> _DATA_:
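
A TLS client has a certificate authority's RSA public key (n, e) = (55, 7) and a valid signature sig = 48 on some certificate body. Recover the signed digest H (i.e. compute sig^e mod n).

Squares mod 55: sig^1≡48, sig^2≡49, sig^4≡36
7 = 4 + 2 + 1, so sig^7 ≡ 36·49·48 ≡ 27 (mod 55)

27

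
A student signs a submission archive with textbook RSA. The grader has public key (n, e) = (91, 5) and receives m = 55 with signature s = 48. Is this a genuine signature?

Squares mod 91: s^1≡48, s^2≡29, s^4≡22
5 = 4 + 1, so s^5 ≡ 22·48 ≡ 55 (mod 91)
Since 55 equals the digest 55, verification succeeds.

genuine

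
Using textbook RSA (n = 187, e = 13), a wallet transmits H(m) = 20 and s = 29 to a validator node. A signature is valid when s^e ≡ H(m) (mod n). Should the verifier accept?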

> _ASSIGNMENT_: Repeat all of the entries exactly.

> _RESULT OF THIS EXERCISE_:
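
A TLS client has a certificate authority's RSA public key (n, e) = (55, 7) and a valid signature sig = 48 on some certificate body. Recover the signed digest H (i.e. compute sig^e mod n).

Squares mod 55: sig^1≡48, sig^2≡49, sig^4≡36
7 = 4 + 2 + 1, so sig^7 ≡ 36·49·48 ≡ 27 (mod 55)

27

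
A student signs a submission archive with textbook RSA. The grader has public key (n, e) = (91, 5) and receives m = 55 with signature s = 48. Is this a genuine signature?

Squares mod 91: s^1≡48, s^2≡29, s^4≡22
5 = 4 + 1, so s^5 ≡ 22·48 ≡ 55 (mod 91)
Since 55 equals the digest 55, verification succeeds.

genuine

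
Using textbook RSA (n = 187, e = 13), a wallet transmits H(m) = 20 and s = 29 to a validator node. A signature is valid when s^e ≡ H(m) (mod n). Should the verifier accept?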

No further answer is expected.